=== Begin Enclosure ===
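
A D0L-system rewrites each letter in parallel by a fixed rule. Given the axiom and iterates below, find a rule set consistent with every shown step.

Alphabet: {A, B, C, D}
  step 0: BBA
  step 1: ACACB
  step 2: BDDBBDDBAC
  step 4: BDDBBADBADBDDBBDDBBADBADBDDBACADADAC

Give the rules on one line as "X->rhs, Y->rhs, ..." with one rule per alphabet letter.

  step 1 ⇒ step 2: ACACB ⇒ B·DDB·B·DDB·AC
    A ↦ B
    B ↦ AC
    C ↦ DDB
    D ↦ AD  (constrained at step 2)

A->B, B->AC, C->DDB, D->AD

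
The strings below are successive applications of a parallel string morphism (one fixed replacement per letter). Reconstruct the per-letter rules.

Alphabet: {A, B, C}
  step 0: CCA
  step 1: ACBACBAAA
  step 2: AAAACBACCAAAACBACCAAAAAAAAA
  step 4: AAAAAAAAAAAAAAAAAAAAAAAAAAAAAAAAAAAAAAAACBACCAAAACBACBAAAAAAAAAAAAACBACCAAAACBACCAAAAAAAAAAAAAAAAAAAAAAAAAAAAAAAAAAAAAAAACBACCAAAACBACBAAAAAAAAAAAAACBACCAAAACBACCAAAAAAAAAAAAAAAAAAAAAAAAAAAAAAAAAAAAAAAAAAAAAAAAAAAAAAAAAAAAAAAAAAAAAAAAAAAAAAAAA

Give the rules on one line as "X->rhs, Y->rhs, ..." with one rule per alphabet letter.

A->AAA, B->ACC, C->ACB

  step 1 ⇒ step 2: ACBACBAAA ⇒ AAA·ACB·ACC·AAA·ACB·ACC·AAA·AAA·AAA
    A ↦ AAA
    B ↦ ACC
    C ↦ ACB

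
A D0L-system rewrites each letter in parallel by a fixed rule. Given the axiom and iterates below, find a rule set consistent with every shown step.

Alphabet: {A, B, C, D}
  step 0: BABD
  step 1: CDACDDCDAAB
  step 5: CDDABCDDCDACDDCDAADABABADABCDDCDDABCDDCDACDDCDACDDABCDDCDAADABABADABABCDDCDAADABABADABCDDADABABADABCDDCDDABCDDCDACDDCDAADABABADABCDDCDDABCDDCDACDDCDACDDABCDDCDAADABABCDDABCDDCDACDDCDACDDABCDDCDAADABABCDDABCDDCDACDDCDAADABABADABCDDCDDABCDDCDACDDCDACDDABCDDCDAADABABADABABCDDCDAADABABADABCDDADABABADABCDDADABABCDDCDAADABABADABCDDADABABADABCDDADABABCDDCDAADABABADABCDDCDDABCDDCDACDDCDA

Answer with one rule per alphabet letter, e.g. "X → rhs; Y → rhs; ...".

A->CDD, B->CDA, C->AD, D->AB

  step 0 ⇒ step 1: BABD ⇒ CDA·CDD·CDA·AB
    A ↦ CDD
    B ↦ CDA
    D ↦ AB
    C ↦ AD  (constrained at step 1)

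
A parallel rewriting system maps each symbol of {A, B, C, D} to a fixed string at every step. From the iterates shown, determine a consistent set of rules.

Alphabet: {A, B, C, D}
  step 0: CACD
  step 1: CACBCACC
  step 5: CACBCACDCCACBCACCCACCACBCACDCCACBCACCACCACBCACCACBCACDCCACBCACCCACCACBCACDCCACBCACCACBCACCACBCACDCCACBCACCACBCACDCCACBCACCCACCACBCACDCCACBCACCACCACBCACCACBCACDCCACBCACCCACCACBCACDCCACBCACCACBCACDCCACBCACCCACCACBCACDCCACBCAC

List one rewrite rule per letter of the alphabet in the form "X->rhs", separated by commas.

  step 0 ⇒ step 1: CACD ⇒ CAC·B·CAC·C
    A ↦ B
    C ↦ CAC
    D ↦ C
    B ↦ DC  (constrained at step 1)

A->B, B->DC, C->CAC, D->C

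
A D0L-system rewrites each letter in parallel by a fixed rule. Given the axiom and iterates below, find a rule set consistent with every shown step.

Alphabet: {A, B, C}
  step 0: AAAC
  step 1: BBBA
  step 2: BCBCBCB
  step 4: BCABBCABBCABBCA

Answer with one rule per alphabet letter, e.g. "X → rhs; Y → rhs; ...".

A->B, B->BC, C->A

  step 1 ⇒ step 2: BBBA ⇒ BC·BC·BC·B
    A ↦ B
    B ↦ BC
  step 0 ⇒ step 1: AAAC ⇒ B·B·B·A
    C ↦ A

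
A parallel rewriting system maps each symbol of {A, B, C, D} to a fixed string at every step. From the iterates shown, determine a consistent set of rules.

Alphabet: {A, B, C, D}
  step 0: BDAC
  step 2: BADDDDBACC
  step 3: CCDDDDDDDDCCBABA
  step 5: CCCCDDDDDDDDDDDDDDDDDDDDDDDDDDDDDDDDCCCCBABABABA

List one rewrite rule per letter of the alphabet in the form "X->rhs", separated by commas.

A->C, B->C, C->BA, D->DD

  step 2 ⇒ step 3: BADDDDBACC ⇒ C·C·DD·DD·DD·DD·C·C·BA·BA
    A ↦ C
    B ↦ C
    C ↦ BA
    D ↦ DD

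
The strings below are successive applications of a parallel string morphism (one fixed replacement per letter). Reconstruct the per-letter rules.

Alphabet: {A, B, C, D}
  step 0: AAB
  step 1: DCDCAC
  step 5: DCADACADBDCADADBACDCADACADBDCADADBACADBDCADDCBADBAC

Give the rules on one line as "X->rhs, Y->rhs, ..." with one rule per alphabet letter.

  step 0 ⇒ step 1: AAB ⇒ DC·DC·AC
    A ↦ DC
    B ↦ AC
    C ↦ B  (constrained at step 1)
    D ↦ AD  (constrained at step 1)

A->DC, B->AC, C->B, D->AD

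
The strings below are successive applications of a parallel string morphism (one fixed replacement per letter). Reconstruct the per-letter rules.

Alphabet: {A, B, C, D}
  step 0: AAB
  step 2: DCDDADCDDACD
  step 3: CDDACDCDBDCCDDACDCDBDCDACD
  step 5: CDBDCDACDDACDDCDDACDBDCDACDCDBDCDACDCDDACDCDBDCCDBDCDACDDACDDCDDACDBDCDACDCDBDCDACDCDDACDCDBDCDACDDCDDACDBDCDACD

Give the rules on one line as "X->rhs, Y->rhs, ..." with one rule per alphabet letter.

  step 2 ⇒ step 3: DCDDADCDDACD ⇒ CD·DA·CD·CD·BDC·CD·DA·CD·CD·BDC·DA·CD
    A ↦ BDC
    C ↦ DA
    D ↦ CD
    B ↦ D  (constrained at step 0)

A->BDC, B->D, C->DA, D->CD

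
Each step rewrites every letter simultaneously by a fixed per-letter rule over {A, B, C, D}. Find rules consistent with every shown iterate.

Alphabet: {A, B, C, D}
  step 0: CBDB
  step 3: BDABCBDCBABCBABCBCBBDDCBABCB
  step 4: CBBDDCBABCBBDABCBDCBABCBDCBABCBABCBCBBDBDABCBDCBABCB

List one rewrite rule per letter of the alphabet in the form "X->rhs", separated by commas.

  step 3 ⇒ step 4: BDABCBDCBABCBABCBCBBDDCBABCB ⇒ CB·BD·D·CB·AB·CB·BD·AB·CB·D·CB·AB·CB·D·CB·AB·CB·AB·CB·CB·BD·BD·AB·CB·D·CB·AB·CB
    A ↦ D
    B ↦ CB
    C ↦ AB
    D ↦ BD

A->D, B->CB, C->AB, D->BD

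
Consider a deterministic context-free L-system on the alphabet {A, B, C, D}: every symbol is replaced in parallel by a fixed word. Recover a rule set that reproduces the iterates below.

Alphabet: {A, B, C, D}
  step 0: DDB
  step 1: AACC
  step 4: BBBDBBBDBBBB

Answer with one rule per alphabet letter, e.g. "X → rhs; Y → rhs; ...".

A->BD, B->CC, C->B, D->A

  step 0 ⇒ step 1: DDB ⇒ A·A·CC
    B ↦ CC
    D ↦ A
    A ↦ BD  (constrained at step 1)
    C ↦ B  (constrained at step 1)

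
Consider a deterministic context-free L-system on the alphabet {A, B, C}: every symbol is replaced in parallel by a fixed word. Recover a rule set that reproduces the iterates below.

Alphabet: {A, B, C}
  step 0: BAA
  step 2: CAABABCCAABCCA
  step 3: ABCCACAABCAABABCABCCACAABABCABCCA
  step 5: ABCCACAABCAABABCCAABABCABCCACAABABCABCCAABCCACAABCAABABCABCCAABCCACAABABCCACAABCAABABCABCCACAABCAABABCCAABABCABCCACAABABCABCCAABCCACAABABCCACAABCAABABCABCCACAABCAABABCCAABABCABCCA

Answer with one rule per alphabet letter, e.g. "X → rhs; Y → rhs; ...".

  step 2 ⇒ step 3: CAABABCCAABCCA ⇒ ABC·CA·CA·AB·CA·AB·ABC·ABC·CA·CA·AB·ABC·ABC·CA
    A ↦ CA
    B ↦ AB
    C ↦ ABC

A->CA, B->AB, C->ABC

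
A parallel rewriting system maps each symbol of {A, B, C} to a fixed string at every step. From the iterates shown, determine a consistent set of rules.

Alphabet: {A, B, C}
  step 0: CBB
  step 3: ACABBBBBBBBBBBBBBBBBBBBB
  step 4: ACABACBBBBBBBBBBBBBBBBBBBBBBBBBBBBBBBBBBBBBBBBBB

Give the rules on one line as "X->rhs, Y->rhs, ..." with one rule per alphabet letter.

A->AC, B->BB, C->AB

  step 3 ⇒ step 4: ACABBBBBBBBBBBBBBBBBBBBB ⇒ AC·AB·AC·BB·BB·BB·BB·BB·BB·BB·BB·BB·BB·BB·BB·BB·BB·BB·BB·BB·BB·BB·BB·BB
    A ↦ AC
    B ↦ BB
    C ↦ AB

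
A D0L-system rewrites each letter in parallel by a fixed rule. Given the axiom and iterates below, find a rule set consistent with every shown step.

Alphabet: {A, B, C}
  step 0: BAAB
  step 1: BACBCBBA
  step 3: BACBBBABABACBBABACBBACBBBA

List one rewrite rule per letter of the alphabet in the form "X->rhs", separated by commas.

  step 0 ⇒ step 1: BAAB ⇒ BA·CB·CB·BA
    A ↦ CB
    B ↦ BA
    C ↦ B  (constrained at step 1)

A->CB, B->BA, C->B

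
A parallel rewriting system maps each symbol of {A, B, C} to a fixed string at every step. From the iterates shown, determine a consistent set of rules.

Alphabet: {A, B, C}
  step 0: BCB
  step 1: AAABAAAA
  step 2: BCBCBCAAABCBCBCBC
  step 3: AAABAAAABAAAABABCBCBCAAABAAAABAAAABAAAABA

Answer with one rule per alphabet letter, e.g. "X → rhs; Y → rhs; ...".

  step 2 ⇒ step 3: BCBCBCAAABCBCBCBC ⇒ AAA·BA·AAA·BA·AAA·BA·BC·BC·BC·AAA·BA·AAA·BA·AAA·BA·AAA·BA
    A ↦ BC
    B ↦ AAA
    C ↦ BA

A->BC, B->AAA, C->BA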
=== End Enclosure ===
## What you will do
For every line above that includes the string "replaced", copy the line.

## Result for this task
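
Consider a deterministic context-free L-system on the alphabet {A, B, C, D}: every symbol is replaced in parallel by a fixed word. Recover a rule set that reproduces the iterates below.
Consider a deterministic context-free L-system on the alphabet {A, B, C}: every symbol is replaced in parallel by a fixed word. Recover a rule set that reproduces the iterates below.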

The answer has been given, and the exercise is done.